[Opening Record extracts section]

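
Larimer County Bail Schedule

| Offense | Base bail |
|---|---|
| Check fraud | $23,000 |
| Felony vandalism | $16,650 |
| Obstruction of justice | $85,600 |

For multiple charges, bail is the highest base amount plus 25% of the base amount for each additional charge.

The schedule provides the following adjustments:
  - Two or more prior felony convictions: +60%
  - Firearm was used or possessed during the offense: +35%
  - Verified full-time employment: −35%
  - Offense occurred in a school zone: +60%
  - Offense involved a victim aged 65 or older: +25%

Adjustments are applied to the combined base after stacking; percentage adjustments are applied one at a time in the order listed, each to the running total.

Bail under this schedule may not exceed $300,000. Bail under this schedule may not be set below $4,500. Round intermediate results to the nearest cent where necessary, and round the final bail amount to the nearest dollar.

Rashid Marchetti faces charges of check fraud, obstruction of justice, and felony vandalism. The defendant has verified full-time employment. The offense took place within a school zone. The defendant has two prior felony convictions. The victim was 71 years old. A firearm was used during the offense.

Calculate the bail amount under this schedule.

$268,199

Base amounts from the schedule: check fraud $23,000; obstruction of justice $85,600; felony vandalism $16,650.
Stacking rule: highest base plus 25% of each additional charge. Highest is obstruction of justice at $85,600. Additional: $23,000 × 25% = $5,750; $16,650 × 25% = $4,162.50. Combined base = $85,600 + $9,912.50 = $95,512.50.
Two or more prior felony convictions (+60%): $95,512.50 × 1.6 = $152,820.
Firearm was used or possessed during the offense (+35%): $152,820 × 1.35 = $206,307.
Verified full-time employment (−35%): $206,307 × 0.65 = $134,099.55.
Offense occurred in a school zone (+60%): $134,099.55 × 1.6 = $214,559.28.
Offense involved a victim aged 65 or older (+25%): $214,559.28 × 1.25 = $268,199.10.
$268,199.10 is within the $300,000 maximum.
$268,199.10 is at or above the $4,500 minimum.
Rounded to the nearest dollar: $268,199.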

[Closing Record extracts section]

Retype the entries word for word.

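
Larimer County Bail Schedule

| Offense | Base bail |
|---|---|
| Check fraud | $23,000 |
| Felony vandalism | $16,650 |
| Obstruction of justice | $85,600 |

For multiple charges, bail is the highest base amount plus 25% of the base amount for each additional charge.

The schedule provides the following adjustments:
  - Two or more prior felony convictions: +60%
  - Firearm was used or possessed during the offense: +35%
  - Verified full-time employment: −35%
  - Offense occurred in a school zone: +60%
  - Offense involved a victim aged 65 or older: +25%

Adjustments are applied to the combined base after stacking; percentage adjustments are applied one at a time in the order listed, each to the running total.

Bail under this schedule may not exceed $300,000. Bail under this schedule may not be set below $4,500. Round intermediate results to the nearest cent where necessary, and round the final bail amount to the nearest dollar.

Rashid Marchetti faces charges of check fraud, obstruction of justice, and felony vandalism. The defendant has verified full-time employment. The offense took place within a school zone. The defendant has two prior felony convictions. The victim was 71 years old. A firearm was used during the offense.

Calculate the bail amount under this schedule.

$268,199

Base amounts from the schedule: check fraud $23,000; obstruction of justice $85,600; felony vandalism $16,650.
Stacking rule: highest base plus 25% of each additional charge. Highest is obstruction of justice at $85,600. Additional: $23,000 × 25% = $5,750; $16,650 × 25% = $4,162.50. Combined base = $85,600 + $9,912.50 = $95,512.50.
Two or more prior felony convictions (+60%): $95,512.50 × 1.6 = $152,820.
Firearm was used or possessed during the offense (+35%): $152,820 × 1.35 = $206,307.
Verified full-time employment (−35%): $206,307 × 0.65 = $134,099.55.
Offense occurred in a school zone (+60%): $134,099.55 × 1.6 = $214,559.28.
Offense involved a victim aged 65 or older (+25%): $214,559.28 × 1.25 = $268,199.10.
$268,199.10 is within the $300,000 maximum.
$268,199.10 is at or above the $4,500 minimum.
Rounded to the nearest dollar: $268,199.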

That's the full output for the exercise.